PROBLEM DESCRIPTION >> In the listing below, every line with the word "arrangement" needs to be copied.

TASK MATERIAL >>
..............................

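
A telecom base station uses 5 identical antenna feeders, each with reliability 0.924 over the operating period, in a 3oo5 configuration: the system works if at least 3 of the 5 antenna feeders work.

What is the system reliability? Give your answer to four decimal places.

0.9961

R = Σ_{i=3}^{5} C(5,i) p^i (1−p)^{5−i} with p = 0.924
C(5,3)·0.924^3·0.076^2 = 0.045566
C(5,4)·0.924^4·0.076^1 = 0.276995
C(5,5)·0.924^5·0.076^0 = 0.673535
Sum = 0.9961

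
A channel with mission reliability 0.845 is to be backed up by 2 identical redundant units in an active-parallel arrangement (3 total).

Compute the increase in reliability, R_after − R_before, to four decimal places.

R_before = 0.845
R_after = 1 − (1 − 0.845)^3 = 0.9963
ΔR = 0.9963 − 0.845 = 0.1513

0.1513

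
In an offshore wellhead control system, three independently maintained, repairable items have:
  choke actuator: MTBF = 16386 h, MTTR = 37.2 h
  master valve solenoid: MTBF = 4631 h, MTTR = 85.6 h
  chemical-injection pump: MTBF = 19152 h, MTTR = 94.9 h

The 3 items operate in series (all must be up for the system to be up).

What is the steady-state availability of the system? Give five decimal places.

0.97480

A(choke actuator) = MTBF/(MTBF+MTTR) = 16386/(16386+37.2) = 0.997735
A(master valve solenoid) = MTBF/(MTBF+MTTR) = 4631/(4631+85.6) = 0.981851
A(chemical-injection pump) = MTBF/(MTBF+MTTR) = 19152/(19152+94.9) = 0.995069
Series availability: 0.997735 × 0.981851 × 0.995069 = 0.97480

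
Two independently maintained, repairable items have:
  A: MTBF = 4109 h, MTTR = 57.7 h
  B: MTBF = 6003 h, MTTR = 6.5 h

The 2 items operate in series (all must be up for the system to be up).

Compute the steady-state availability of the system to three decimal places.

0.985

A(A) = MTBF/(MTBF+MTTR) = 4109/(4109+57.7) = 0.986152
A(B) = MTBF/(MTBF+MTTR) = 6003/(6003+6.5) = 0.998918
Series availability: 0.986152 × 0.998918 = 0.985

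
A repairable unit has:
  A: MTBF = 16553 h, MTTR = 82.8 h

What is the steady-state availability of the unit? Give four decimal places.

A(A) = MTBF/(MTBF+MTTR) = 16553/(16553+82.8) = 0.9950

0.9950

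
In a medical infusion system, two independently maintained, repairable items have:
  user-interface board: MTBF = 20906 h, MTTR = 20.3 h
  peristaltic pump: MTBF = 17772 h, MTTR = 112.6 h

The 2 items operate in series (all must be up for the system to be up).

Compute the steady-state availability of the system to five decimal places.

A(user-interface board) = MTBF/(MTBF+MTTR) = 20906/(20906+20.3) = 0.999030
A(peristaltic pump) = MTBF/(MTBF+MTTR) = 17772/(17772+112.6) = 0.993704
Series availability: 0.999030 × 0.993704 = 0.99274

0.99274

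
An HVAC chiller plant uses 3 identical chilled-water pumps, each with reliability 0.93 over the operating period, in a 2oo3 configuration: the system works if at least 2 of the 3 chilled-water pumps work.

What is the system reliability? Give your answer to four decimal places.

R = Σ_{i=2}^{3} C(3,i) p^i (1−p)^{3−i} with p = 0.93
C(3,2)·0.93^2·0.07^1 = 0.181629
C(3,3)·0.93^3·0.07^0 = 0.804357
Sum = 0.9860

0.9860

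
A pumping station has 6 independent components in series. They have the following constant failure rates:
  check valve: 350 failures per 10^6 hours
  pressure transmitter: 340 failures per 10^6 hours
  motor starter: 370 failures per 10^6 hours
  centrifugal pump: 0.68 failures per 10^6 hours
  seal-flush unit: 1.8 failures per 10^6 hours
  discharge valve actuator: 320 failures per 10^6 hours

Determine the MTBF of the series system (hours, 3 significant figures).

Series of exponential components: λ_sys = Σ λ_i
λ_sys = 0.00035 + 0.00034 + 0.00037 + 0.00000068 + 0.0000018 + 0.00032 = 1.3825e-03 /h
MTBF = 1 / λ_sys = 723 h

723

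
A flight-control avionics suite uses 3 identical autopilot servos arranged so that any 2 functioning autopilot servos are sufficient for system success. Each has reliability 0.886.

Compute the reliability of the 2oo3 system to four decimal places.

R = Σ_{i=2}^{3} C(3,i) p^i (1−p)^{3−i} with p = 0.886
C(3,2)·0.886^2·0.114^1 = 0.268469
C(3,3)·0.886^3·0.114^0 = 0.695506
Sum = 0.9640

0.9640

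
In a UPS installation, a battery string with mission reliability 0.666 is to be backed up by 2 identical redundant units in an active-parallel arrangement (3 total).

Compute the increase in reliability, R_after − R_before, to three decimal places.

0.297

R_before = 0.666
R_after = 1 − (1 − 0.666)^3 = 0.963
ΔR = 0.963 − 0.666 = 0.297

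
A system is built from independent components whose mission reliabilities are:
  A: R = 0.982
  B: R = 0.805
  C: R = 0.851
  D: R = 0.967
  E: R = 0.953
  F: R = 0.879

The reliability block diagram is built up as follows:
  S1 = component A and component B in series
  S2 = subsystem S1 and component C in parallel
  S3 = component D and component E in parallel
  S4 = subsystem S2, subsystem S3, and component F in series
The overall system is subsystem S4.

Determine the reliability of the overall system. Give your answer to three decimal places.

0.850

Series (A and B): 0.98200 × 0.80500 = 0.79051
Parallel ([0.79051] and C): 1 − (1 − 0.79051)(1 − 0.85100) = 0.96879
Parallel (D and E): 1 − (1 − 0.96700)(1 − 0.95300) = 0.99845
Series ([0.96879], [0.99845], and F): 0.96879 × 0.99845 × 0.87900 = 0.850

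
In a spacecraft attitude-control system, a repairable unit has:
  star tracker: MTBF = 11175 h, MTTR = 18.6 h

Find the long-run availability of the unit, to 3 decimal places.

A(star tracker) = MTBF/(MTBF+MTTR) = 11175/(11175+18.6) = 0.998

0.998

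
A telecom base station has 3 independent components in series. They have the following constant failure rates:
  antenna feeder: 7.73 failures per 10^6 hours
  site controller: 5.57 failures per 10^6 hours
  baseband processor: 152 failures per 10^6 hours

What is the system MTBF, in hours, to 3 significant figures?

6050

Series of exponential components: λ_sys = Σ λ_i
λ_sys = 0.00000773 + 0.00000557 + 0.000152 = 1.6530e-04 /h
MTBF = 1 / λ_sys = 6050 h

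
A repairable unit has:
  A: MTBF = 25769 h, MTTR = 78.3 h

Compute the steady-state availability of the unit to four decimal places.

A(A) = MTBF/(MTBF+MTTR) = 25769/(25769+78.3) = 0.9970

0.9970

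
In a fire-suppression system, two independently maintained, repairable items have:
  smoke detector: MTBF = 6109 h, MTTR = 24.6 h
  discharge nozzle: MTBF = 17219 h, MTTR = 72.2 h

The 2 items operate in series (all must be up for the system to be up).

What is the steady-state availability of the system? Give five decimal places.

0.99183

A(smoke detector) = MTBF/(MTBF+MTTR) = 6109/(6109+24.6) = 0.995989
A(discharge nozzle) = MTBF/(MTBF+MTTR) = 17219/(17219+72.2) = 0.995824
Series availability: 0.995989 × 0.995824 = 0.99183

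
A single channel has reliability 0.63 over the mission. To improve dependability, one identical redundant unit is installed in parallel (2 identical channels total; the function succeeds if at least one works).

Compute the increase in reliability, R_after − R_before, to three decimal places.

R_before = 0.63
R_after = 1 − (1 − 0.63)^2 = 0.863
ΔR = 0.863 − 0.63 = 0.233

0.233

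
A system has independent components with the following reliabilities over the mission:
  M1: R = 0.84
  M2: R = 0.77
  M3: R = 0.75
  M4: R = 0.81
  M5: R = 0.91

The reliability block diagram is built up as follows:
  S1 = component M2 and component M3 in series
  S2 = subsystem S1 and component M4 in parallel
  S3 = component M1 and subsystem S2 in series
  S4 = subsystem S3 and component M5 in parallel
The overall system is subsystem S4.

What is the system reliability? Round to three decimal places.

Series (M2 and M3): 0.77000 × 0.75000 = 0.57750
Parallel ([0.57750] and M4): 1 − (1 − 0.57750)(1 − 0.81000) = 0.91973
Series (M1 and [0.91973]): 0.84000 × 0.91973 = 0.77257
Parallel ([0.77257] and M5): 1 − (1 − 0.77257)(1 − 0.91000) = 0.980

0.980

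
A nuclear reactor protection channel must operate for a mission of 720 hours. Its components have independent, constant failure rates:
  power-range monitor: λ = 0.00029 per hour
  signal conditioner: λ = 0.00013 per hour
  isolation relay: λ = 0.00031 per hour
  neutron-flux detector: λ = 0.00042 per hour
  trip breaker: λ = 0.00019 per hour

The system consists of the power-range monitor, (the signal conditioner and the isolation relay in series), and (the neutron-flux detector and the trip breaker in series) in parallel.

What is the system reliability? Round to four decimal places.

R(power-range monitor) = exp(−0.00029 × 720) = 0.811558
R(signal conditioner) = exp(−0.00013 × 720) = 0.910647
R(isolation relay) = exp(−0.00031 × 720) = 0.799955
R(neutron-flux detector) = exp(−0.00042 × 720) = 0.739042
R(trip breaker) = exp(−0.00019 × 720) = 0.872145
Series (signal conditioner and isolation relay): 0.910647 × 0.799955 = 0.728477
Series (neutron-flux detector and trip breaker): 0.739042 × 0.872145 = 0.644552
Parallel (power-range monitor, [0.728477], and [0.644552]): 1 − (1 − 0.811558)(1 − 0.728477)(1 − 0.644552) = 0.9818

0.9818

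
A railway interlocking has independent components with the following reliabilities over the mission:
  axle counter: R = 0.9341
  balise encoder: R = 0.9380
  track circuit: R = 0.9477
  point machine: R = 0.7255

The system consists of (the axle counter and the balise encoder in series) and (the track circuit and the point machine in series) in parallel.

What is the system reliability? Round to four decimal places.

0.9613

Series (axle counter and balise encoder): 0.934100 × 0.938000 = 0.876186
Series (track circuit and point machine): 0.947700 × 0.725500 = 0.687556
Parallel ([0.876186] and [0.687556]): 1 − (1 − 0.876186)(1 − 0.687556) = 0.9613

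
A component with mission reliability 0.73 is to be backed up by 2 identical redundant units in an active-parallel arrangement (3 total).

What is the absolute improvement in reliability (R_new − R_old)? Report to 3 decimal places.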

..............................

ANSWER SECTION >>
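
A channel with mission reliability 0.845 is to be backed up by 2 identical redundant units in an active-parallel arrangement (3 total).
In a UPS installation, a battery string with mission reliability 0.666 is to be backed up by 2 identical redundant units in an active-parallel arrangement (3 total).
A component with mission reliability 0.73 is to be backed up by 2 identical redundant units in an active-parallel arrangement (3 total).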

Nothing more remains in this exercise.